→ EXERCISE GOAL
Find and copy every line in the records that includes the string "ranks".

→ Data items
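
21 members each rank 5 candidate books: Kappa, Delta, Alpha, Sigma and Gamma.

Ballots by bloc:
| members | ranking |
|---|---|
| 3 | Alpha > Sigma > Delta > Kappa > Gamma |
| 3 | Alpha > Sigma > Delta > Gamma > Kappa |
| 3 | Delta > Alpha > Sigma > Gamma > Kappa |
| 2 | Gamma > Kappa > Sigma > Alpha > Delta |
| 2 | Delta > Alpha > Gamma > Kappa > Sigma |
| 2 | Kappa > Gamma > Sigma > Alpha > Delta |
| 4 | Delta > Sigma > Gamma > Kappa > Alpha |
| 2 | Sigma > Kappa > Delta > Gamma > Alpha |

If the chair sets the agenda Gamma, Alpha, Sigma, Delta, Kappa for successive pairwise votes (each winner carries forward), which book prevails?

Delta

Round 1: Gamma vs Alpha — 10–11, Alpha advances.
Round 2: Alpha vs Sigma — 11–10, Alpha advances.
Round 3: Alpha vs Delta — 10–11, Delta advances.
Round 4: Delta vs Kappa — 15–6, Delta advances.
The agenda winner is Delta.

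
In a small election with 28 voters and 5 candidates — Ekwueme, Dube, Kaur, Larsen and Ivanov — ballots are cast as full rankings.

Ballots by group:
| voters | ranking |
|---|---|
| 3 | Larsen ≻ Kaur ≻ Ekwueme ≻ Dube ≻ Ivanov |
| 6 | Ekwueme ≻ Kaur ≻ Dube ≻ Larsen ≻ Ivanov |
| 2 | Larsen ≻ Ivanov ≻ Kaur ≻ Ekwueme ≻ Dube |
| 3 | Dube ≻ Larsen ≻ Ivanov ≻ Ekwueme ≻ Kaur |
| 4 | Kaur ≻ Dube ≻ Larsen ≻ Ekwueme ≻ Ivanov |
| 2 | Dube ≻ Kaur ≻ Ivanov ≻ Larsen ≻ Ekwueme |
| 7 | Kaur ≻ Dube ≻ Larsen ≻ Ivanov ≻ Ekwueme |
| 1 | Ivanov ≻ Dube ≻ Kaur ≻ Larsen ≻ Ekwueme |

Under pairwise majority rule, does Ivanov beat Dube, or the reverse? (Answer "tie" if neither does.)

Ballots ranking Ivanov above Dube: 2 + 1 = 3.
Ballots ranking Dube above Ivanov: 28 − 3 = 25.
Dube wins the head-to-head 25–3.

Dube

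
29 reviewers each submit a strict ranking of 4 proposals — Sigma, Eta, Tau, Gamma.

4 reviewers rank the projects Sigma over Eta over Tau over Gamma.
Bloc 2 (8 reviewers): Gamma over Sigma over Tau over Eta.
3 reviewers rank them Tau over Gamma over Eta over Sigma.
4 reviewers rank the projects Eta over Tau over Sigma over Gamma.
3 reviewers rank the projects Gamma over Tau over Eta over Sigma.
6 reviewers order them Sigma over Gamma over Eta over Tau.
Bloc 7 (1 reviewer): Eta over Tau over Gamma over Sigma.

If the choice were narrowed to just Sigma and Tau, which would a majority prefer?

Sigma

Ballots ranking Sigma above Tau: 4 + 8 + 6 = 18.
Ballots ranking Tau above Sigma: 29 − 18 = 11.
Sigma wins the head-to-head 18–11.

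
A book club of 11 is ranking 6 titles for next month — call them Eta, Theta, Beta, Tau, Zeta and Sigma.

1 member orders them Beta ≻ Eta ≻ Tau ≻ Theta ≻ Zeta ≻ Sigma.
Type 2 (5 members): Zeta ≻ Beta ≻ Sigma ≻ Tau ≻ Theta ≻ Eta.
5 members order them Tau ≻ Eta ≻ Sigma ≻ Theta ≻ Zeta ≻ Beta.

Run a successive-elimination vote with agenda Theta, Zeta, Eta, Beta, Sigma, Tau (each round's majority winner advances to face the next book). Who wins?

Beta

Round 1: Theta vs Zeta — 6–5, Theta advances.
Round 2: Theta vs Eta — 5–6, Eta advances.
Round 3: Eta vs Beta — 5–6, Beta advances.
Round 4: Beta vs Sigma — 6–5, Beta advances.
Round 5: Beta vs Tau — 6–5, Beta advances.
The agenda winner is Beta.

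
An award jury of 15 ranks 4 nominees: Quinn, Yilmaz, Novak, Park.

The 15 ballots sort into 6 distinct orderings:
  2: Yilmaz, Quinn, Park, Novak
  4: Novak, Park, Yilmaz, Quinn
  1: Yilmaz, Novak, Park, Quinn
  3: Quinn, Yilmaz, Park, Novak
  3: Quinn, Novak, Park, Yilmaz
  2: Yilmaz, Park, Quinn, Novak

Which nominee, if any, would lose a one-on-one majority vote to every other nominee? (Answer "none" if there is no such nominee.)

Park

Pairwise majorities:
Quinn vs Yilmaz: 6 to 9, Yilmaz.
Quinn vs Novak: 2+3+3+2 = 10 for Quinn, 5 for Novak — Quinn by 10–5.
Quinn vs Park: Quinn, 8–7.
Yilmaz vs Novak: 8 to 7, Yilmaz.
Yilmaz vs Park: 2+1+3+2 = 8 for Yilmaz, 7 for Park — Yilmaz by 8–7.
Novak vs Park: 4+1+3 = 8 for Novak, 7 for Park — Novak by 8–7.
Park loses to every other nominee — it is the Condorcet loser.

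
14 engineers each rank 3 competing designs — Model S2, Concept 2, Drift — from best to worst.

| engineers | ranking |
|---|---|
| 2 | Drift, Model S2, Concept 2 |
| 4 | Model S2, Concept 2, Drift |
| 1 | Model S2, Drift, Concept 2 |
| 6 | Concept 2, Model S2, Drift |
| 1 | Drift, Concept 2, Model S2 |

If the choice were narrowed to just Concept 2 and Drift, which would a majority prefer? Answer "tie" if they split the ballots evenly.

Concept 2

Ballots ranking Concept 2 above Drift: 4 + 6 = 10.
Ballots ranking Drift above Concept 2: 14 − 10 = 4.
Concept 2 wins the head-to-head 10–4.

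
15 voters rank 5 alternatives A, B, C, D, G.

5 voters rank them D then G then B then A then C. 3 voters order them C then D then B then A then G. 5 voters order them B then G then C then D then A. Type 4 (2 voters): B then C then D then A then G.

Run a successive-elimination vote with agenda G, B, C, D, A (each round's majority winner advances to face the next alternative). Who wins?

D

Round 1: G vs B — 5–10, B advances.
Round 2: B vs C — 12–3, B advances.
Round 3: B vs D — 7–8, D advances.
Round 4: D vs A — 15–0, D advances.
The agenda winner is D.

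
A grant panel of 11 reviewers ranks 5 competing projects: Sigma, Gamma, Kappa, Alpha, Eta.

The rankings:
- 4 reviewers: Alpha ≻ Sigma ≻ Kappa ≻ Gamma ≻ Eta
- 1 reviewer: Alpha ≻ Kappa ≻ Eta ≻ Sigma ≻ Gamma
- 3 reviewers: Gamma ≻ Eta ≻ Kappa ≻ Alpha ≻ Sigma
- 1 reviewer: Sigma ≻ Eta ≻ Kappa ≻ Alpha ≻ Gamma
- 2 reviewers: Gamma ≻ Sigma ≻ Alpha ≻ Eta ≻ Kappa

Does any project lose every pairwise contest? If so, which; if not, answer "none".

none

Head-to-head results (11 reviewers):
Sigma vs Gamma: Sigma wins 6–5.
Sigma vs Kappa: Sigma wins 7–4.
Sigma vs Alpha: Sigma preferred on 1+2 = 3 ballots; Alpha wins 8–3.
Sigma–Eta: Sigma 7–4.
Gamma–Kappa: Kappa 6–5.
Gamma vs Alpha: 5 to 6, Alpha.
Gamma vs Eta: Gamma preferred on 4+3+2 = 9 ballots; Gamma wins 9–2.
Kappa vs Alpha: Alpha wins 7–4.
Kappa vs Eta: Kappa preferred on 4+1 = 5 ballots; Eta wins 6–5.
Alpha vs Eta: Alpha, 7–4.
Every project wins at least one matchup (Sigma beats Gamma; Gamma beats Eta; Kappa beats Gamma; Alpha beats Sigma; Eta beats Kappa), so there is no Condorcet loser.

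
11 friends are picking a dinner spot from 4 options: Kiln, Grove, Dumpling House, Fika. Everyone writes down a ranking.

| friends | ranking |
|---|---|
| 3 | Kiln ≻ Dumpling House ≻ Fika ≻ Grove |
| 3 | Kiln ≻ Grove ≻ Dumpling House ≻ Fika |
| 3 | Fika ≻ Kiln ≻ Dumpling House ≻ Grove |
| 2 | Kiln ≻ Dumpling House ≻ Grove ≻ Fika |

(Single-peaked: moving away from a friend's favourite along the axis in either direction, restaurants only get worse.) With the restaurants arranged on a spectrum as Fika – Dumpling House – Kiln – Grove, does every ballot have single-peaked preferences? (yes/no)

no

Axis positions: Fika=1, Dumpling House=2, Kiln=3, Grove=4.
Type 1 (peak Kiln at position 3): ranking walks positions 3-2-1-4, expanding outward from the peak — single-peaked.
Type 2 (peak Kiln at position 3): ranking walks positions 3-4-2-1, expanding outward from the peak — single-peaked.
Type 3: ranking walks positions 1-3-2-4; Kiln is ranked above Dumpling House even though Dumpling House lies between Kiln and the peak Fika on the axis — preferences dip and rise again. Not single-peaked.
Type 4 (peak Kiln at position 3): ranking walks positions 3-2-4-1, expanding outward from the peak — single-peaked.
Type 3 violates single-peakedness, so the profile is not single-peaked on this axis.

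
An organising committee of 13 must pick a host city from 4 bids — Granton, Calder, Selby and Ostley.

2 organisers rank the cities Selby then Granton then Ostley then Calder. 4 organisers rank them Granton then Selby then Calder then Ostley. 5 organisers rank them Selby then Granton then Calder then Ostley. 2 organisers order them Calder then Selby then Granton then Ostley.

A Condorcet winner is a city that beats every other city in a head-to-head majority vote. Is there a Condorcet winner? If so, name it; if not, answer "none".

Selby

Check each pair by majority over 13 ballots:
Granton vs Calder: 11 to 2, Granton.
Granton vs Selby: Selby, 9–4.
Granton vs Ostley: Granton preferred on 2+4+5+2 = 13 ballots; Granton wins 13–0.
Calder vs Selby: 2 to 11, Selby.
Calder vs Ostley: 11 to 2, Calder.
Selby vs Ostley: 13 to 0, Selby.
Selby wins every pairwise contest, so Selby is the Condorcet winner.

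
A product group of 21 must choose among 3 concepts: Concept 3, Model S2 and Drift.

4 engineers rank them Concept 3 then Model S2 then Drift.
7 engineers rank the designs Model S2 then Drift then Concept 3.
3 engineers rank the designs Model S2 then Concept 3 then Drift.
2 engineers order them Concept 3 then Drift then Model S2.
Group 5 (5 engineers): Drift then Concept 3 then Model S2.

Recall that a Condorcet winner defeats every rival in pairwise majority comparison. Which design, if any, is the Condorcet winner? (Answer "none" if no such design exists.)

Head-to-head results (21 engineers):
Concept 3 vs Model S2: Concept 3 preferred on 4+2+5 = 11 ballots; Concept 3 wins 11–10.
Concept 3 vs Drift: 9 to 12, Drift.
Model S2 vs Drift: 14 to 7, Model S2.
No design is unbeaten: Concept 3 loses to Drift; Model S2 loses to Concept 3; Drift loses to Model S2. In particular Concept 3 → Model S2 → Drift → Concept 3 is a majority cycle — no Condorcet winner exists.

none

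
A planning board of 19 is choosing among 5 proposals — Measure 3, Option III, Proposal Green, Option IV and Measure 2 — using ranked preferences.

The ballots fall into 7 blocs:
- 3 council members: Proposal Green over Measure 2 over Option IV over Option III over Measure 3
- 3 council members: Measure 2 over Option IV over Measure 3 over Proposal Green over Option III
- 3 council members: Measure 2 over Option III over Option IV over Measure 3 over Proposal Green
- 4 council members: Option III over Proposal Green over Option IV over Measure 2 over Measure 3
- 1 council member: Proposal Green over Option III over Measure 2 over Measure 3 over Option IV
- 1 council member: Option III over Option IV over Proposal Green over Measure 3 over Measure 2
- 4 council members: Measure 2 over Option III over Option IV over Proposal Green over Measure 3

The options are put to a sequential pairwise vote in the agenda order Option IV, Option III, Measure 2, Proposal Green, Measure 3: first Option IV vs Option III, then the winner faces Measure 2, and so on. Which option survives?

Measure 2

Round 1: Option IV vs Option III — 6–13, Option III advances.
Round 2: Option III vs Measure 2 — 6–13, Measure 2 advances.
Round 3: Measure 2 vs Proposal Green — 10–9, Measure 2 advances.
Round 4: Measure 2 vs Measure 3 — 18–1, Measure 2 advances.
The agenda winner is Measure 2.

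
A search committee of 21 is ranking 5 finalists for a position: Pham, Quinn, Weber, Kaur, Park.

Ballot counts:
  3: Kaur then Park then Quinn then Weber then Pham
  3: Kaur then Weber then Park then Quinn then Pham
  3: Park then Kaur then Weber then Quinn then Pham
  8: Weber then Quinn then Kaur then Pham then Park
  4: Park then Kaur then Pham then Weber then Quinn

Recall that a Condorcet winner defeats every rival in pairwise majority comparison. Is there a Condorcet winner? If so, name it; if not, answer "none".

Pairwise majorities:
Pham–Quinn: Quinn 17–4.
Pham vs Weber: Weber, 17–4.
Pham–Kaur: Kaur 21–0.
Pham–Park: Park 13–8.
Quinn–Weber: Weber 18–3.
Quinn vs Kaur: Kaur, 13–8.
Quinn–Park: Park 13–8.
Weber vs Kaur: Kaur, 13–8.
Weber vs Park: Weber, 11–10.
Kaur vs Park: Kaur wins 14–7.
Only Kaur has no losses; Kaur is the Condorcet winner.

Kaur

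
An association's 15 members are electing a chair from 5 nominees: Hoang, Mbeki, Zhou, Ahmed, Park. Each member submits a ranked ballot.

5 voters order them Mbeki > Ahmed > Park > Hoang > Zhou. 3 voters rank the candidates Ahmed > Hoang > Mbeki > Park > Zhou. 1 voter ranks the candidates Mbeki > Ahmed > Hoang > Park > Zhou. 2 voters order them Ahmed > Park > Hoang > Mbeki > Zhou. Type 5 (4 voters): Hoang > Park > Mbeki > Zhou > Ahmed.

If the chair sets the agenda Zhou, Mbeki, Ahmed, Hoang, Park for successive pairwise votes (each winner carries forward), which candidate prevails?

Round 1: Zhou vs Mbeki — 0–15, Mbeki advances.
Round 2: Mbeki vs Ahmed — 10–5, Mbeki advances.
Round 3: Mbeki vs Hoang — 6–9, Hoang advances.
Round 4: Hoang vs Park — 8–7, Hoang advances.
Hoang survives the agenda.

Hoang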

→ ANSWER SECTION
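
An award jury of 15 ranks 4 nominees: Quinn, Yilmaz, Novak, Park.
A grant panel of 11 reviewers ranks 5 competing projects: Sigma, Gamma, Kappa, Alpha, Eta.
5 voters order them Mbeki > Ahmed > Park > Hoang > Zhou. 3 voters rank the candidates Ahmed > Hoang > Mbeki > Park > Zhou. 1 voter ranks the candidates Mbeki > Ahmed > Hoang > Park > Zhou. 2 voters order them Ahmed > Park > Hoang > Mbeki > Zhou. Type 5 (4 voters): Hoang > Park > Mbeki > Zhou > Ahmed.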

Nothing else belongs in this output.